(Saved data entries)
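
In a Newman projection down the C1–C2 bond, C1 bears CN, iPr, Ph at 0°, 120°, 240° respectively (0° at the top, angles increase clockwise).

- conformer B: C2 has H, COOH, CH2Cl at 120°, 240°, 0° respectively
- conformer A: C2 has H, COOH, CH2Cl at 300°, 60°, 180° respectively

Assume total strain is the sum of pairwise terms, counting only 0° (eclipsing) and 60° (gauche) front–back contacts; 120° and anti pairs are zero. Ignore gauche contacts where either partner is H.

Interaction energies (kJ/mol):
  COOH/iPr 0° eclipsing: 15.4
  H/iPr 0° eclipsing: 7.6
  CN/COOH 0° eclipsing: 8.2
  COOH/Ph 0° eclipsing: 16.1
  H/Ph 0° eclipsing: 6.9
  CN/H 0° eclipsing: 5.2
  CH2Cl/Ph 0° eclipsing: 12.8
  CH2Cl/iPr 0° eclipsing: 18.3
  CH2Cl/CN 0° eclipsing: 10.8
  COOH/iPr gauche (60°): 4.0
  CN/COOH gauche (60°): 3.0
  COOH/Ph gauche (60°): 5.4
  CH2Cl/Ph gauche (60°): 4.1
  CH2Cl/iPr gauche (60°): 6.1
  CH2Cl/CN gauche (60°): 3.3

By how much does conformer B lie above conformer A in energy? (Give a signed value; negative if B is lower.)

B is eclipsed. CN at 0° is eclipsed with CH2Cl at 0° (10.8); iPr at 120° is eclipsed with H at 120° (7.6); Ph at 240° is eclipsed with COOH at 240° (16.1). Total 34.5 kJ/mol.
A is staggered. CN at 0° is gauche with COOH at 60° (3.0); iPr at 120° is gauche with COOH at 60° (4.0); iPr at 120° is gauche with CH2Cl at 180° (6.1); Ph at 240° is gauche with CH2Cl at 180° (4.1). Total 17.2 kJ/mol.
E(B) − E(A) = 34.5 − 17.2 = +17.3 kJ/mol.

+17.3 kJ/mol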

■ What is being asked ■
Each line above is to be set down again verbatim.

■ Problem solution ■
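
In a Newman projection down the C1–C2 bond, C1 bears CN, iPr, Ph at 0°, 120°, 240° respectively (0° at the top, angles increase clockwise).

- conformer B: C2 has H, COOH, CH2Cl at 120°, 240°, 0° respectively
- conformer A: C2 has H, COOH, CH2Cl at 300°, 60°, 180° respectively

Assume total strain is the sum of pairwise terms, counting only 0° (eclipsing) and 60° (gauche) front–back contacts; 120° and anti pairs are zero. Ignore gauche contacts where either partner is H.

Interaction energies (kJ/mol):
  COOH/iPr 0° eclipsing: 15.4
  H/iPr 0° eclipsing: 7.6
  CN/COOH 0° eclipsing: 8.2
  COOH/Ph 0° eclipsing: 16.1
  H/Ph 0° eclipsing: 6.9
  CN/H 0° eclipsing: 5.2
  CH2Cl/Ph 0° eclipsing: 12.8
  CH2Cl/iPr 0° eclipsing: 18.3
  CH2Cl/CN 0° eclipsing: 10.8
  COOH/iPr gauche (60°): 4.0
  CN/COOH gauche (60°): 3.0
  COOH/Ph gauche (60°): 5.4
  CH2Cl/Ph gauche (60°): 4.1
  CH2Cl/iPr gauche (60°): 6.1
  CH2Cl/CN gauche (60°): 3.3

By how much does conformer B lie above conformer A in energy? (Give a signed value; negative if B is lower.)

B is eclipsed. CN at 0° is eclipsed with CH2Cl at 0° (10.8); iPr at 120° is eclipsed with H at 120° (7.6); Ph at 240° is eclipsed with COOH at 240° (16.1). Total 34.5 kJ/mol.
A is staggered. CN at 0° is gauche with COOH at 60° (3.0); iPr at 120° is gauche with COOH at 60° (4.0); iPr at 120° is gauche with CH2Cl at 180° (6.1); Ph at 240° is gauche with CH2Cl at 180° (4.1). Total 17.2 kJ/mol.
E(B) − E(A) = 34.5 − 17.2 = +17.3 kJ/mol.

+17.3 kJ/mol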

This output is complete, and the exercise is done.